WORK INSTRUCTIONS: Look through the material below and give the number of lines where the string "Study" appears, without any other words.

[[ DATASET open ]]

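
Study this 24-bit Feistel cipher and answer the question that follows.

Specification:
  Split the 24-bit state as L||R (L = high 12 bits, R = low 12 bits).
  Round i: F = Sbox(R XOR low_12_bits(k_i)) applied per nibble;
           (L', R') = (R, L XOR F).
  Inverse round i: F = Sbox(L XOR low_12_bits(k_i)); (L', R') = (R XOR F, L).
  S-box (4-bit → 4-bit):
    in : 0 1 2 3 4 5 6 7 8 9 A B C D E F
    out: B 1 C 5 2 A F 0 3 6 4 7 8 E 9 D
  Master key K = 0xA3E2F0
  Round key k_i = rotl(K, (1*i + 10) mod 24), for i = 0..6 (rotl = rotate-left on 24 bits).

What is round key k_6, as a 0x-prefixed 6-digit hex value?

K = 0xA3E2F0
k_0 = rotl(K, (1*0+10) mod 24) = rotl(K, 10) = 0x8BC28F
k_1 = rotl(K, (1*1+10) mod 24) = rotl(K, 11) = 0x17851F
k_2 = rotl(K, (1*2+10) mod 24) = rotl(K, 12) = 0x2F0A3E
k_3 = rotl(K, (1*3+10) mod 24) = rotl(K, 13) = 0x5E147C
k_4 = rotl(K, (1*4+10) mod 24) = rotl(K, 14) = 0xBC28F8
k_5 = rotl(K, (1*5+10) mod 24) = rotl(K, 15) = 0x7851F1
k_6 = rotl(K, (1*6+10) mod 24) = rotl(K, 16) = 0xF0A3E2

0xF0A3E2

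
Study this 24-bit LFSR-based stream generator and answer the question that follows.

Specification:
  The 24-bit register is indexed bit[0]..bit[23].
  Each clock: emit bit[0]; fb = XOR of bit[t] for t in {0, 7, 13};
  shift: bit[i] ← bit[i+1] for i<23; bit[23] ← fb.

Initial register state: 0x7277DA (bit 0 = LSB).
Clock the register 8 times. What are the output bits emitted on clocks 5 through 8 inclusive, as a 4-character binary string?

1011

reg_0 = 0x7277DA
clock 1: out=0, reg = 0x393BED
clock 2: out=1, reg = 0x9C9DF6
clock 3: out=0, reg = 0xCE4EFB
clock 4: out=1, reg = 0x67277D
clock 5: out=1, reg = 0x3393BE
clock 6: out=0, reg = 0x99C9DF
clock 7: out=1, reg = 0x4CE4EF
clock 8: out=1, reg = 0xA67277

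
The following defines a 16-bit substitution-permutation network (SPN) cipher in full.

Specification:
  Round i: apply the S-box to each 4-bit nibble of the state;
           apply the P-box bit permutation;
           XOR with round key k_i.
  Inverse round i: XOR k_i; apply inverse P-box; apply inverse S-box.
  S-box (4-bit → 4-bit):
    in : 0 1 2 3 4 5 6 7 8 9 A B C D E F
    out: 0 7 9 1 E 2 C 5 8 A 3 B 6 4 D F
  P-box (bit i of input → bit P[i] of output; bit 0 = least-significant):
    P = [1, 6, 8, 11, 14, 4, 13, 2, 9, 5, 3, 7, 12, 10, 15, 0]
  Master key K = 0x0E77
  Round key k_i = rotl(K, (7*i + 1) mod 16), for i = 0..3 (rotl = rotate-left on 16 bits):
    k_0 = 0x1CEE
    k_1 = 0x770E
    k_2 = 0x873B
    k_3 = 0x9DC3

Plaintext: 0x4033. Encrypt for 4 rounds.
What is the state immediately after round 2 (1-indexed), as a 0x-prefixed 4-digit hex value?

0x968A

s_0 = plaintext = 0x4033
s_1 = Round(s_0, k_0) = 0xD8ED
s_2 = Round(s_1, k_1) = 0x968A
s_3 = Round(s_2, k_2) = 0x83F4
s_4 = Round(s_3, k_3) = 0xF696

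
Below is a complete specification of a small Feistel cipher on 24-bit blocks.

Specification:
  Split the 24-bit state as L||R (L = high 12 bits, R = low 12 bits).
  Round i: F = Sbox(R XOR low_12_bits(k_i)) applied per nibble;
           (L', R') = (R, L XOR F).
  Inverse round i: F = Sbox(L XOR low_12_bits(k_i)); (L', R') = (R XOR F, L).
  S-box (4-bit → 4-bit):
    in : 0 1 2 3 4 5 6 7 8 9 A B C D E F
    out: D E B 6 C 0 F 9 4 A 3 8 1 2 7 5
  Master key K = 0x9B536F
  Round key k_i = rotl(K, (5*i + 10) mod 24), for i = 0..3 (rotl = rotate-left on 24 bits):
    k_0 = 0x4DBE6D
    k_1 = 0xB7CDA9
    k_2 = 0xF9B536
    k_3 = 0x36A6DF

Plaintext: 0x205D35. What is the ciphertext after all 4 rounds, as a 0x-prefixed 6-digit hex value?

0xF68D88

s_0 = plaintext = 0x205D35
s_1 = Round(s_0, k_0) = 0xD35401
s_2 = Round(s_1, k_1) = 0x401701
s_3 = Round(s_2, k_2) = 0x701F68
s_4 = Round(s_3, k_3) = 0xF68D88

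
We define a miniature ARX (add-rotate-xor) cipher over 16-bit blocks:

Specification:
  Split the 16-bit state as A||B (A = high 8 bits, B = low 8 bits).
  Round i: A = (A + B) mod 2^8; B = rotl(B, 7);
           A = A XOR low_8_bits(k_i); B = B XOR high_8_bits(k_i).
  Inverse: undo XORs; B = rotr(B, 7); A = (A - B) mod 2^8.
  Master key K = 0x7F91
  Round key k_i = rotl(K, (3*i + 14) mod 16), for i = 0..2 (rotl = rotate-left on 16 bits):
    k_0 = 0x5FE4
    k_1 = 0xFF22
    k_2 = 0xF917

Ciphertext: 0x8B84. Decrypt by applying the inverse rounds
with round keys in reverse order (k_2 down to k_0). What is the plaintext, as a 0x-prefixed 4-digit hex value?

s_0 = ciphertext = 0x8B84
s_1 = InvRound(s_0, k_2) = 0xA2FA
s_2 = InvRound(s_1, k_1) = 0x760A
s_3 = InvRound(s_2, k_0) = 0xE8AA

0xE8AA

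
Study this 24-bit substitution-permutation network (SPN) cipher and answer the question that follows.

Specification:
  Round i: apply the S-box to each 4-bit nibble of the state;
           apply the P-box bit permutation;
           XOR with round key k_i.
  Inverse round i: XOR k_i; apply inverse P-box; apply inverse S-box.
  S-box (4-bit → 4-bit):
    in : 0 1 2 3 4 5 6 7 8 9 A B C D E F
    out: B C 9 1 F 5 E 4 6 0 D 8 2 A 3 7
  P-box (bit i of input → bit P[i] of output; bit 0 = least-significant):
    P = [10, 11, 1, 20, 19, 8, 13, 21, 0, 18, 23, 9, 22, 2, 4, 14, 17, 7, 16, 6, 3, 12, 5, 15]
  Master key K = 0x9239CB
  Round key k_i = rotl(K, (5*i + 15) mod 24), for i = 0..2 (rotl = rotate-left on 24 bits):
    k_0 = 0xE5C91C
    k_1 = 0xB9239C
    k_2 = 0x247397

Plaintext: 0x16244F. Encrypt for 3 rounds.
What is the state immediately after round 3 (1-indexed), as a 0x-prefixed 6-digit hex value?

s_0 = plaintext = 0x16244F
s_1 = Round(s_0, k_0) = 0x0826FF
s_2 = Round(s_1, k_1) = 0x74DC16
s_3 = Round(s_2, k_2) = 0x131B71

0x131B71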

[[ DATASET closed ]]
[[ DATASET open ]]

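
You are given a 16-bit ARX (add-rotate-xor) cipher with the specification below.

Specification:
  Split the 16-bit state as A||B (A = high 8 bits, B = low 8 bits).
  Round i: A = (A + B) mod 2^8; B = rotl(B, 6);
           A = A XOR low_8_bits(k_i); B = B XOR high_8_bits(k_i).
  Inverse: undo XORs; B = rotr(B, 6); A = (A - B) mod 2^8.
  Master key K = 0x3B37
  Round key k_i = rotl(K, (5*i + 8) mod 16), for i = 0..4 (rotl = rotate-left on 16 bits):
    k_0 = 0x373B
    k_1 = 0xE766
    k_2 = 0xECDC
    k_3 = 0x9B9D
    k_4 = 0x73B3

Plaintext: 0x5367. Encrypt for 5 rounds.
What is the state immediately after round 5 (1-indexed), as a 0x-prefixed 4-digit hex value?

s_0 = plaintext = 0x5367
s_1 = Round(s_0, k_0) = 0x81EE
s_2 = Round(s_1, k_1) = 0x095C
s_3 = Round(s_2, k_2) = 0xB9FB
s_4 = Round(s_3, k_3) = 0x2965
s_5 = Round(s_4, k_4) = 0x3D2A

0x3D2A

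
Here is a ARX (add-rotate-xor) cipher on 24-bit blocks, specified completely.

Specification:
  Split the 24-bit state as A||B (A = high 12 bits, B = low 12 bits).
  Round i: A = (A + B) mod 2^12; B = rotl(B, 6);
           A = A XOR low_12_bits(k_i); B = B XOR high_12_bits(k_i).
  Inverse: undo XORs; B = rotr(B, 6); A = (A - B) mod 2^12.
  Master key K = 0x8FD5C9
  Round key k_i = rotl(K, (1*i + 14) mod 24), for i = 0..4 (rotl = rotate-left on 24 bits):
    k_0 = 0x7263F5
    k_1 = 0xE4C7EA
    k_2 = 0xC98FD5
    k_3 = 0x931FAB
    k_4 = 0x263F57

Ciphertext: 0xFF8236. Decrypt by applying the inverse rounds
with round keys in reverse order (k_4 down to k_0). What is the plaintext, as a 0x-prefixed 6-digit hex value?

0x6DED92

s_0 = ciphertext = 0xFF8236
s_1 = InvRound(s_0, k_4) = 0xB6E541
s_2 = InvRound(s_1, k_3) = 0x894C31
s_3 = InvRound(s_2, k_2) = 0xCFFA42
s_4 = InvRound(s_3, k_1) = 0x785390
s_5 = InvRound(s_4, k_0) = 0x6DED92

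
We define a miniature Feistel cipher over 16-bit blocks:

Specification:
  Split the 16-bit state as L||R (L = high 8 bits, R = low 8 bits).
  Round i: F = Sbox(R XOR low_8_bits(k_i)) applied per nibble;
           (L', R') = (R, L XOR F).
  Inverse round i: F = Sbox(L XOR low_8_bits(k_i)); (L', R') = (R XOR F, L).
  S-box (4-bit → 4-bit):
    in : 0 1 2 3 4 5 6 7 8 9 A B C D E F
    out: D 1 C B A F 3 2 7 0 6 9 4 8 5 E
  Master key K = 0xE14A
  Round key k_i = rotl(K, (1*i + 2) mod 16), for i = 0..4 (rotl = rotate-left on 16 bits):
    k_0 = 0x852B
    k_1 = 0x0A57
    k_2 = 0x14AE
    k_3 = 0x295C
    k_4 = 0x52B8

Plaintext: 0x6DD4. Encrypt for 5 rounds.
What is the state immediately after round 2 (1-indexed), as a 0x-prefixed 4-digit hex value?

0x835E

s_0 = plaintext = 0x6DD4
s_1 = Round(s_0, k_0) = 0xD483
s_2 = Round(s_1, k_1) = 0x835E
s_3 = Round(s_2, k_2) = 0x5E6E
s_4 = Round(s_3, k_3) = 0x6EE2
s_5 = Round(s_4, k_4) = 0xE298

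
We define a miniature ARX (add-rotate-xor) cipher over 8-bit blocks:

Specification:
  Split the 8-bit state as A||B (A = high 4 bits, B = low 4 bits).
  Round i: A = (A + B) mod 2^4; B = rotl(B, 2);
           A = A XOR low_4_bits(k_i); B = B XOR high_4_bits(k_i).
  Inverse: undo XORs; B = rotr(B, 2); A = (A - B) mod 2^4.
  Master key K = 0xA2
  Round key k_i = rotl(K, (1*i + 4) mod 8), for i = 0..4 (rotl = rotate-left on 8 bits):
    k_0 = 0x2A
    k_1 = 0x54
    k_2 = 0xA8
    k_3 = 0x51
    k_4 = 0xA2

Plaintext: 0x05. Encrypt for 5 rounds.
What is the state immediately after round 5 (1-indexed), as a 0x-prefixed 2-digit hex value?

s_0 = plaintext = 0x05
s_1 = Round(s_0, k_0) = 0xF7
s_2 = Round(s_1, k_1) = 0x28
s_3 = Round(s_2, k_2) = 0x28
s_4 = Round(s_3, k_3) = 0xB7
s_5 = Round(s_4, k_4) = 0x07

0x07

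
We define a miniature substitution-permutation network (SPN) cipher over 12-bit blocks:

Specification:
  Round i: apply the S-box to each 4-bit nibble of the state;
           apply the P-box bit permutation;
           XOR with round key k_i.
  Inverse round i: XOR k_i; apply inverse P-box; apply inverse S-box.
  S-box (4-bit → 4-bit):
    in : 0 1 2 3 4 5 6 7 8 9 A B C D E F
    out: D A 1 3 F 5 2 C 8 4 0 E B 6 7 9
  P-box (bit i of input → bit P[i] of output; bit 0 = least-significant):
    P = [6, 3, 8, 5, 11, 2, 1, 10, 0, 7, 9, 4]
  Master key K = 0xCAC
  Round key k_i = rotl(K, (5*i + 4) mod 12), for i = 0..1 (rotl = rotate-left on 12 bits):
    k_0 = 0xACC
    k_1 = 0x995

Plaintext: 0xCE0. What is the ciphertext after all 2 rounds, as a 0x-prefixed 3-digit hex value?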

[[ DATASET closed ]]

SOLUTION FOR THIS EXERCISE: 3